[Collected data entries]
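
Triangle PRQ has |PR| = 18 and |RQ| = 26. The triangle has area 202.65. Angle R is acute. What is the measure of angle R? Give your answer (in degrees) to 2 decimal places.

From area = ½·|PR|·|RQ|·sin R, we get sin R = 2·area/(|PR|·|RQ|) ≈ 0.86603.
Taking the acute solution, ∠R ≈ 60.00°.

∠R ≈ 60.00°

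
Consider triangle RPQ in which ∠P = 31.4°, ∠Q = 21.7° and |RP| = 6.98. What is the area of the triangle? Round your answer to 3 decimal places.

area ≈ 27.450

The third angle is ∠R = 180° − ∠P − ∠Q = 126.90°.
Law of sines: |PQ| = |RP|·sin R/sin Q ≈ 15.096.
Law of sines: |QR| = |RP|·sin P/sin Q ≈ 9.8355.
Area = ½·|RP|·|PQ|·sin P ≈ 27.45.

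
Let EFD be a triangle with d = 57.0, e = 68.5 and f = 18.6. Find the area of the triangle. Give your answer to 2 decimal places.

Semiperimeter s = (68.5 + 18.6 + 57)/2 = 72.05.
Heron's formula: area = √(72.05·3.55·53.45·15.05) ≈ 453.6.

area ≈ 453.60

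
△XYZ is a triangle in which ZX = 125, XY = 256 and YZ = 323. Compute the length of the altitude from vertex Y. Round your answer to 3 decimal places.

Semiperimeter s = (323 + 125 + 256)/2 = 352.
Heron's formula: area = √(352·29·227·96) ≈ 14915.
The altitude from Y has length 2·area/ZX ≈ 238.64.

238.638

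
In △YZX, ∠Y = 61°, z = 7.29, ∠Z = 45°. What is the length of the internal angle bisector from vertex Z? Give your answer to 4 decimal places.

The third angle is ∠X = 180° − ∠Y − ∠Z = 74.00°.
Law of sines: y = z·sin Y/sin Z ≈ 9.017.
Law of sines: x = z·sin X/sin Z ≈ 9.9102.
The bisector from Z has length 2·x·y·cos(∠Z/2)/(x+y) ≈ 8.7238.

8.7238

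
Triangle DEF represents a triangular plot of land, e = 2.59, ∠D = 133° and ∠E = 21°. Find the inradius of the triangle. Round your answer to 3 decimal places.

The third angle is ∠F = 180° − ∠D − ∠E = 26.00°.
Law of sines: d = e·sin D/sin E ≈ 5.2856.
Law of sines: f = e·sin F/sin E ≈ 3.1682.
Area = ½·e·d·sin F ≈ 3.0006.
Semiperimeter s = (5.2856+2.59+3.1682)/2 = 5.5219.
Inradius = area/s = 3.0006/5.5219 ≈ 0.5434.

r ≈ 0.543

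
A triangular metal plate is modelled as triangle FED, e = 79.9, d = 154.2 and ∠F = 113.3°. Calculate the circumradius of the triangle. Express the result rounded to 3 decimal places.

By the law of cosines, f² = e² + d² − 2·e·d·cos F = 39908, so f ≈ 199.77.
Area = ½·e·d·sin F ≈ 5657.9.
Circumradius = f/(2 sin F) ≈ 108.75.

108.755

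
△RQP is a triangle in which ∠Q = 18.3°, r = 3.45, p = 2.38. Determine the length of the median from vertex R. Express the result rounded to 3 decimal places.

0.919

By the law of cosines, q² = p² + r² − 2·p·r·cos Q = 1.9754, so q ≈ 1.4055.
Median from R: ½√(2·q² + 2·p² − r²) ≈ 0.91885.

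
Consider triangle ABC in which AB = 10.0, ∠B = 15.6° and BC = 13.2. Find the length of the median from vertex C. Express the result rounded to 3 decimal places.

m_C ≈ 8.491

By the law of cosines, CA² = AB² + BC² − 2·AB·BC·cos B = 19.965, so CA ≈ 4.4682.
Median from C: ½√(2·BC² + 2·CA² − AB²) ≈ 8.4913.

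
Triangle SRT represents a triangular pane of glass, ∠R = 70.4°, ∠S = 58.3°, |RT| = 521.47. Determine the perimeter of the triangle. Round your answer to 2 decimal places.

perimeter ≈ 1577.20

The third angle is ∠T = 180° − ∠S − ∠R = 51.30°.
Law of sines: |TS| = |RT|·sin R/sin S ≈ 577.4.
Law of sines: |SR| = |RT|·sin T/sin S ≈ 478.33.
Semiperimeter s = (521.47+577.4+478.33)/2 = 788.6.
Perimeter = 521.47 + 577.4 + 478.33 = 1577.2.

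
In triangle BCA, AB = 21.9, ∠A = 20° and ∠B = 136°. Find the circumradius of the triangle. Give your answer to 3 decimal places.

The third angle is ∠C = 180° − ∠A − ∠B = 24.00°.
Law of sines: CA = AB·sin B/sin C ≈ 37.403.
Law of sines: BC = AB·sin A/sin C ≈ 18.415.
Circumradius = AB/(2 sin C) ≈ 26.922.

R ≈ 26.922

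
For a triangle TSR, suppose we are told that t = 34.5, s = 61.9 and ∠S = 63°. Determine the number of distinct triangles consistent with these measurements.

1

t·sin S = 34.5·sin(63°) ≈ 30.74.
Since s ≥ t, exactly one triangle exists.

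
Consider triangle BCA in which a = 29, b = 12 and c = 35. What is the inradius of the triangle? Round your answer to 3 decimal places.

4.298

Semiperimeter s = (12 + 35 + 29)/2 = 38.
Heron's formula: area = √(38·26·3·9) ≈ 163.33.
Inradius = area/s = 163.33/38 ≈ 4.2981.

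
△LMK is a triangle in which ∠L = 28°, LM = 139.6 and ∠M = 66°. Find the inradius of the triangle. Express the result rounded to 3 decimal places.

r ≈ 25.150

The third angle is ∠K = 180° − ∠L − ∠M = 86.00°.
Law of sines: MK = LM·sin L/sin K ≈ 65.698.
Law of sines: KL = LM·sin M/sin K ≈ 127.84.
Area = ½·LM·MK·sin M ≈ 4189.3.
Semiperimeter s = (65.698+127.84+139.6)/2 = 166.57.
Inradius = area/s = 4189.3/166.57 ≈ 25.15.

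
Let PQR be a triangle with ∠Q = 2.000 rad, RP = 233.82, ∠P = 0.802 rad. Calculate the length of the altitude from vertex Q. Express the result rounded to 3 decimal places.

The third angle is ∠R = π − ∠P − ∠Q = 0.340 rad.
Law of sines: QR = RP·sin P/sin Q ≈ 184.82.
Law of sines: PQ = RP·sin R/sin Q ≈ 85.655.
Area = ½·RP·QR·sin R ≈ 7197.5.
The altitude from Q has length 2·area/RP ≈ 61.565.

61.565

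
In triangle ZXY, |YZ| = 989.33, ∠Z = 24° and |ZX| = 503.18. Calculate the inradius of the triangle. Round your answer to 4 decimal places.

By the law of cosines, |XY|² = |YZ|² + |ZX|² − 2·|YZ|·|ZX|·cos Z = 3.2242e+05, so |XY| ≈ 567.82.
Area = ½·|YZ|·|ZX|·sin Z ≈ 1.0124e+05.
Semiperimeter s = (567.82+989.33+503.18)/2 = 1030.2.
Inradius = area/s = 1.0124e+05/1030.2 ≈ 98.275.

r ≈ 98.2746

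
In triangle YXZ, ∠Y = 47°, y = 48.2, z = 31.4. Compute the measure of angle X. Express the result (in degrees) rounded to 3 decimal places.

∠X ≈ 104.547°

Law of sines: sin Z = z·sin Y/y ≈ 0.47644.
Since y ≥ z, only the acute value applies: ∠Z ≈ 28.45°.
Then ∠X = 180° − ∠Y − ∠Z ≈ 104.55°.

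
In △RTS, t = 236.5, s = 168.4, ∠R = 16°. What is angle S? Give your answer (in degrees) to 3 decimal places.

31.882

By the law of cosines, r² = t² + s² − 2·t·s·cos R = 7723.2, so r ≈ 87.882.
Law of cosines again: cos S = (r² + t² − s²)/(2·r·t) ≈ 0.84913, so ∠S ≈ 31.88°.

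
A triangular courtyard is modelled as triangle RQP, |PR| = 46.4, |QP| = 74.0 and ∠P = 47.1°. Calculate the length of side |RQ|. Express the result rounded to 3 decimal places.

By the law of cosines, |RQ|² = |QP|² + |PR|² − 2·|QP|·|PR|·cos P = 2954.3, so |RQ| ≈ 54.354.

54.354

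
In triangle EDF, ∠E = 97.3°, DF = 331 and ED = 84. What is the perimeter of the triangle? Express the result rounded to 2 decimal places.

Law of sines: sin F = ED·sin E/DF ≈ 0.25172.
Since DF ≥ ED, only the acute value applies: ∠F ≈ 14.58°.
Then ∠D = 180° − ∠E − ∠F ≈ 68.12°.
Law of sines gives FE = DF·sin D/sin E ≈ 309.67.
Semiperimeter s = (331+309.67+84)/2 = 362.33.
Perimeter = 331 + 309.67 + 84 = 724.67.

perimeter ≈ 724.67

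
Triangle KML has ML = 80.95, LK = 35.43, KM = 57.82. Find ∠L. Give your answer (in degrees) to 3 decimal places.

By the law of cosines, cos L = (ML² + LK² − KM²) / (2·ML·LK) ≈ 0.77841, so ∠L ≈ 38.89°.

∠L ≈ 38.885°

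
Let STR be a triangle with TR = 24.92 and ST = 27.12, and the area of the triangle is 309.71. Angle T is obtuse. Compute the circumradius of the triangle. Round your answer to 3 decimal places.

23.761

From area = ½·ST·TR·sin T, we get sin T = 2·area/(ST·TR) ≈ 0.91653.
Taking the obtuse solution, ∠T ≈ 113.58°.
Law of cosines then gives RS ≈ 43.556.
Circumradius = RS/(2 sin T) ≈ 23.761.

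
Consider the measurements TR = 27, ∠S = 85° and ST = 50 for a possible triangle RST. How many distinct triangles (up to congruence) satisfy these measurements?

0

ST·sin S = 50·sin(85°) ≈ 49.81.
Since TR = 27 < 49.81 = ST sin S, no triangle exists.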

#### [YOUR ASSIGNMENT]
Each line from the one that contains "Consider the measurements" to the end of the data should be set down exactly, both ends included.

#### [RESULT BELOW]
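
Consider the measurements TR = 27, ∠S = 85° and ST = 50 for a possible triangle RST. How many distinct triangles (up to congruence) satisfy these measurements?

0

ST·sin S = 50·sin(85°) ≈ 49.81.
Since TR = 27 < 49.81 = ST sin S, no triangle exists.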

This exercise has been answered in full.